Task prompt -> Below this line is a set of entries; quote exactly the lines from the line that contains "Here is the" to the line that contains "SetBuild, Wardrobe |", both lines included.

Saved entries
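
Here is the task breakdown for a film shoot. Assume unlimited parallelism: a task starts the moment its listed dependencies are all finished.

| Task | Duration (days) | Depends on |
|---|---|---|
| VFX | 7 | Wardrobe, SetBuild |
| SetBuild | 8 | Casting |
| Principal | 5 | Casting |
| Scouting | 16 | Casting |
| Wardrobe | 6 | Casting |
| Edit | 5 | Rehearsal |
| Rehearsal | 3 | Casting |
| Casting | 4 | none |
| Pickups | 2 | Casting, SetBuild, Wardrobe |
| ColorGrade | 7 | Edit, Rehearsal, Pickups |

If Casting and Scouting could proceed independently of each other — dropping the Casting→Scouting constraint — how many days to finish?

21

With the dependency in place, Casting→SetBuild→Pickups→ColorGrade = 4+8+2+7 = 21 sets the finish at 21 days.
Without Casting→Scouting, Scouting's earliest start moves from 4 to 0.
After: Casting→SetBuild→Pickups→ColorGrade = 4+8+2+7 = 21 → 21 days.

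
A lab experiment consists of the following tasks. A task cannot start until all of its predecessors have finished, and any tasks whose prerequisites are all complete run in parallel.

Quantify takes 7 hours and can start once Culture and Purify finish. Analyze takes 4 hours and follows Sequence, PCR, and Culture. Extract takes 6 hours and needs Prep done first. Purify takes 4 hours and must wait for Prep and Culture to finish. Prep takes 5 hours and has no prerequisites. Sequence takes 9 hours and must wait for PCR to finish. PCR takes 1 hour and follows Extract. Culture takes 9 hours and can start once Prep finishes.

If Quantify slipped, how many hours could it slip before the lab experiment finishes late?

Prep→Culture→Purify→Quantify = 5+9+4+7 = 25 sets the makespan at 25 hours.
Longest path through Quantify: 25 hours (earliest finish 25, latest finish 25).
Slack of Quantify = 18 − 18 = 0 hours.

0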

==

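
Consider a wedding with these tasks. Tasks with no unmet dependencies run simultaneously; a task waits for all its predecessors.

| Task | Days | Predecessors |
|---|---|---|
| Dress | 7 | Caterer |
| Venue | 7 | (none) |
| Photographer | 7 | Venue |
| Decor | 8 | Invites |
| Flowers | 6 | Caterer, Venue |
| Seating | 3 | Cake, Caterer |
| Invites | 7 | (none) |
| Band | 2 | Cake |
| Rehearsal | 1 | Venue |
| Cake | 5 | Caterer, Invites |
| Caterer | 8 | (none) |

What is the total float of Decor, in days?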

* * *

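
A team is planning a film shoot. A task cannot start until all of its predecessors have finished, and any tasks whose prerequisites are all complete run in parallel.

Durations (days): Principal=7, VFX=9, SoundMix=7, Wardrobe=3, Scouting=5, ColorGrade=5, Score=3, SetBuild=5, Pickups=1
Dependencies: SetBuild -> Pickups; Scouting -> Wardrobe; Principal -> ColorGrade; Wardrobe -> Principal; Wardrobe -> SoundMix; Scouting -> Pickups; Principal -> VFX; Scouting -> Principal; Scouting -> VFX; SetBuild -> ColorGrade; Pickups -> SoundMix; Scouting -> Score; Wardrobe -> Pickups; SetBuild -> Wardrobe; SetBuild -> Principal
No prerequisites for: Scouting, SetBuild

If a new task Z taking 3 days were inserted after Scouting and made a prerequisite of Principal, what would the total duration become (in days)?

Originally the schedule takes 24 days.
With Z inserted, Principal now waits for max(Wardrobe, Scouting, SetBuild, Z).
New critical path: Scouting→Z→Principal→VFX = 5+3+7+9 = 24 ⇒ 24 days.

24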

Task output ->
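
Here is the task breakdown for a film shoot. Assume unlimited parallelism: a task starts the moment its listed dependencies are all finished.

| Task | Duration (days) | Depends on |
|---|---|---|
| VFX | 7 | Wardrobe, SetBuild |
| SetBuild | 8 | Casting |
| Principal | 5 | Casting |
| Scouting | 16 | Casting |
| Wardrobe | 6 | Casting |
| Edit | 5 | Rehearsal |
| Rehearsal | 3 | Casting |
| Casting | 4 | none |
| Pickups | 2 | Casting, SetBuild, Wardrobe |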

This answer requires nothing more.